* **Aim of the task**: Only the closing stretch of the material belongs in the answer: the line containing "np.einsum('ink,nm->kmi', d, z)" and every line after it, copied exactly.
--- Source data ---
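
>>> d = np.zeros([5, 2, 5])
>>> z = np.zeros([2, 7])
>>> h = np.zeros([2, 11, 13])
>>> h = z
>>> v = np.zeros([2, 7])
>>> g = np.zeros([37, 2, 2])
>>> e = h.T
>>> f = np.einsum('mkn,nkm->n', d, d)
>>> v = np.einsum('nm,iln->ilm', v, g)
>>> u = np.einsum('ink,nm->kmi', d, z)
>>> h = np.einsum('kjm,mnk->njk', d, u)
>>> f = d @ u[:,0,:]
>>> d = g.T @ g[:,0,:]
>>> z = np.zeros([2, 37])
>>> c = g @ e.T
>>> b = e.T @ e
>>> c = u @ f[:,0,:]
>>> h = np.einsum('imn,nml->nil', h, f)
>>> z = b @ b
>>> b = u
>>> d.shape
(2, 2, 2)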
---
* **Exercise answer**:
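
>>> u = np.einsum('ink,nm->kmi', d, z)
>>> h = np.einsum('kjm,mnk->njk', d, u)
>>> f = d @ u[:,0,:]
>>> d = g.T @ g[:,0,:]
>>> z = np.zeros([2, 37])
>>> c = g @ e.T
>>> b = e.T @ e
>>> c = u @ f[:,0,:]
>>> h = np.einsum('imn,nml->nil', h, f)
>>> z = b @ b
>>> b = u
>>> d.shape
(2, 2, 2)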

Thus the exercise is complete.